━━━━━ EXERCISE INPUT

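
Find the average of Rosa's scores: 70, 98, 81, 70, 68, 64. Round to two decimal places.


Add the scores:
70 + 98 + 81 + 70 + 68 + 64 = 451
Divide by the number of tests:
451 / 6 = 75.1666... ≈ 75.17

75.17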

━━━━━━━━━━

> [DIRECTIONS]:
Each line of the data must be set down again as it is.

> [ANSWER TO THIS EXERCISE]:
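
Find the average of Rosa's scores: 70, 98, 81, 70, 68, 64. Round to two decimal places.


Add the scores:
70 + 98 + 81 + 70 + 68 + 64 = 451
Divide by the number of tests:
451 / 6 = 75.1666... ≈ 75.17

75.17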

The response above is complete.